Saved entries:
****************

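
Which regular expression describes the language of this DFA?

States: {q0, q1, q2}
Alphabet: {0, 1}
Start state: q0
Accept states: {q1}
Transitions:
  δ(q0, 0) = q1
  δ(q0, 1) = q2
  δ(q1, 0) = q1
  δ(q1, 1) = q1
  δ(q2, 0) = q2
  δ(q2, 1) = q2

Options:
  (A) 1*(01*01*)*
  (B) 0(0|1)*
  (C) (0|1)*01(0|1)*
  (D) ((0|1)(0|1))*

Testing sample strings against the DFA:
  '01' -> accepted
  '11' -> rejected
  '10' -> rejected
  '10010' -> rejected
Checking each option for a counterexample:
  (A) 1*(01*01*)*: ε is rejected by the DFA but matches the regex → eliminated
  (B) 0(0|1)*: agrees with the DFA on all strings of length ≤ 4
  (C) (0|1)*01(0|1)*: '0' is accepted by the DFA but does not match the regex → eliminated
  (D) ((0|1)(0|1))*: ε is rejected by the DFA but matches the regex → eliminated
Only (B) 0(0|1)* is consistent with the DFA.

Final answer: (B) 0(0|1)*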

****************

Retype all of the lines shown above, keeping each one exact.

• Response to the task:
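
Which regular expression describes the language of this DFA?

States: {q0, q1, q2}
Alphabet: {0, 1}
Start state: q0
Accept states: {q1}
Transitions:
  δ(q0, 0) = q1
  δ(q0, 1) = q2
  δ(q1, 0) = q1
  δ(q1, 1) = q1
  δ(q2, 0) = q2
  δ(q2, 1) = q2

Options:
  (A) 1*(01*01*)*
  (B) 0(0|1)*
  (C) (0|1)*01(0|1)*
  (D) ((0|1)(0|1))*

Testing sample strings against the DFA:
  '01' -> accepted
  '11' -> rejected
  '10' -> rejected
  '10010' -> rejected
Checking each option for a counterexample:
  (A) 1*(01*01*)*: ε is rejected by the DFA but matches the regex → eliminated
  (B) 0(0|1)*: agrees with the DFA on all strings of length ≤ 4
  (C) (0|1)*01(0|1)*: '0' is accepted by the DFA but does not match the regex → eliminated
  (D) ((0|1)(0|1))*: ε is rejected by the DFA but matches the regex → eliminated
Only (B) 0(0|1)* is consistent with the DFA.

Final answer: (B) 0(0|1)*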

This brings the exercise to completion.